- Aim of the exercise -
In this exercise, the data must be written out exactly.

START Material shown

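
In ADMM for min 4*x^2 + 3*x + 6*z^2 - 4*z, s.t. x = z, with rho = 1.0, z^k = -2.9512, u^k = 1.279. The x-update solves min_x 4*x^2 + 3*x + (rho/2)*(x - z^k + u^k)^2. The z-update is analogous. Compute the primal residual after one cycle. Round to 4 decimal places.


ADMM iteration with rho = 1.0, z^k = -2.9512, u^k = 1.279
Step 1: x-update.
Minimize 4*x^2 + 3*x + (1.0/2)*(x + 2.9512 + 1.279)^2
FOC: (2*4 + 1.0)*x = -3 + 1.0*(-2.9512 - 1.279)
x^{k+1} = -0.8034
Step 2: z-update.
Minimize 6*z^2 - 4*z + (1.0/2)*(-0.8034 - z + 1.279)^2
FOC: (2*6 + 1.0)*z = 4 + 1.0*(-0.8034 + 1.279)
z^{k+1} = 0.3443
Step 3: u-update.
u^{k+1} = 1.279 - 0.8034 - 0.3443 = 0.1314
Step 4: Primal residual = |-0.8034 - 0.3443| = 1.1476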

END Material shown

- Solution -
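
In ADMM for min 4*x^2 + 3*x + 6*z^2 - 4*z, s.t. x = z, with rho = 1.0, z^k = -2.9512, u^k = 1.279. The x-update solves min_x 4*x^2 + 3*x + (rho/2)*(x - z^k + u^k)^2. The z-update is analogous. Compute the primal residual after one cycle. Round to 4 decimal places.


ADMM iteration with rho = 1.0, z^k = -2.9512, u^k = 1.279
Step 1: x-update.
Minimize 4*x^2 + 3*x + (1.0/2)*(x + 2.9512 + 1.279)^2
FOC: (2*4 + 1.0)*x = -3 + 1.0*(-2.9512 - 1.279)
x^{k+1} = -0.8034
Step 2: z-update.
Minimize 6*z^2 - 4*z + (1.0/2)*(-0.8034 - z + 1.279)^2
FOC: (2*6 + 1.0)*z = 4 + 1.0*(-0.8034 + 1.279)
z^{k+1} = 0.3443
Step 3: u-update.
u^{k+1} = 1.279 - 0.8034 - 0.3443 = 0.1314
Step 4: Primal residual = |-0.8034 - 0.3443| = 1.1476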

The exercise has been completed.